Stored items:
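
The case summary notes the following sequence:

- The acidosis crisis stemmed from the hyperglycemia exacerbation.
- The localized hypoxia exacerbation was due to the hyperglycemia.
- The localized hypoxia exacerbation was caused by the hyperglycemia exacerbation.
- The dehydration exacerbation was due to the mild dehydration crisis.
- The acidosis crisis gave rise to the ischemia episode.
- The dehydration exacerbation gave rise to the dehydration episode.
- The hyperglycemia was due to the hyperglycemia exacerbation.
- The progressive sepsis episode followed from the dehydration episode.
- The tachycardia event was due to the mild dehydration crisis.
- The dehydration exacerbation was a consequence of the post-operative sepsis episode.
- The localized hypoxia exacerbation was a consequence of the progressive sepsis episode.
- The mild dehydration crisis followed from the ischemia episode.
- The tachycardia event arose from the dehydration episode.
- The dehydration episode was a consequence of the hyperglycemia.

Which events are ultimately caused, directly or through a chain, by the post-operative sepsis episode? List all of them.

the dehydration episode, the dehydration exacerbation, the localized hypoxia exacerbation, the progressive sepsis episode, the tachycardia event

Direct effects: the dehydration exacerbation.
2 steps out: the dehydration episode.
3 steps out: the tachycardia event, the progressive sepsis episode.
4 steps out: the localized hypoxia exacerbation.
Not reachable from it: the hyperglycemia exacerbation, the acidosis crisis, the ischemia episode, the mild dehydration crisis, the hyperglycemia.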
==
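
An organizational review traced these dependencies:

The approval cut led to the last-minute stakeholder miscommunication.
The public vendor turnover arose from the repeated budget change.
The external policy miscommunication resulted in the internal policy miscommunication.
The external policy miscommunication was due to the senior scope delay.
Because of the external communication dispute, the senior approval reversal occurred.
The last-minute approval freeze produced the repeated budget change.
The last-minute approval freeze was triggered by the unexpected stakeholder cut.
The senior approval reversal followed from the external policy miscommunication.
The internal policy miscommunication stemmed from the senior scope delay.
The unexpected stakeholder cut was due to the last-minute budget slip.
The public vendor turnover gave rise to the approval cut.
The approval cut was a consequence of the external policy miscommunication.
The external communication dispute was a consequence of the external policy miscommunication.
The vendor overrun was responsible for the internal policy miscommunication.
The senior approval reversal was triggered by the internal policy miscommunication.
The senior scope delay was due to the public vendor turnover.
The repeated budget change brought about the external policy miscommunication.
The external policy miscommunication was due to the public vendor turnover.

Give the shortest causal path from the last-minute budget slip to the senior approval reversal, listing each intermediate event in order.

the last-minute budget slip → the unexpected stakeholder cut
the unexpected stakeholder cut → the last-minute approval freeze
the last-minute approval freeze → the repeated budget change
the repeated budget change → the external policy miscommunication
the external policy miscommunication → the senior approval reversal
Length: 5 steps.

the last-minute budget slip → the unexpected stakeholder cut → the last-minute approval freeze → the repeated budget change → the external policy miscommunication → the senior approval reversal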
--
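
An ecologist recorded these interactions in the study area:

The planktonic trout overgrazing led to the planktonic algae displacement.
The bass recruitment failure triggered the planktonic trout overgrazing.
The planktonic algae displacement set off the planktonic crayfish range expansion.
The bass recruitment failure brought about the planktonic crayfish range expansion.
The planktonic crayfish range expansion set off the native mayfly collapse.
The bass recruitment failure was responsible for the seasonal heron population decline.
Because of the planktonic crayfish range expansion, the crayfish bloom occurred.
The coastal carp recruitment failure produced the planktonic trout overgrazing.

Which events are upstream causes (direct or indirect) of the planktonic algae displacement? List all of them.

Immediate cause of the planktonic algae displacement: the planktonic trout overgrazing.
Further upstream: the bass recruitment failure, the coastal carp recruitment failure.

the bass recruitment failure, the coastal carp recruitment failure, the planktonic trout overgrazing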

ACTIVITY:
Look above for the line with "- The progressive" and the line with "- The localized hypoxia exacerbation was a". Write out those two lines and all the lines between them, exactly, and no others.

YOUR RESPONSE:
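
- The progressive sepsis episode followed from the dehydration episode.
- The tachycardia event was due to the mild dehydration crisis.
- The dehydration exacerbation was a consequence of the post-operative sepsis episode.
- The localized hypoxia exacerbation was a consequence of the progressive sepsis episode.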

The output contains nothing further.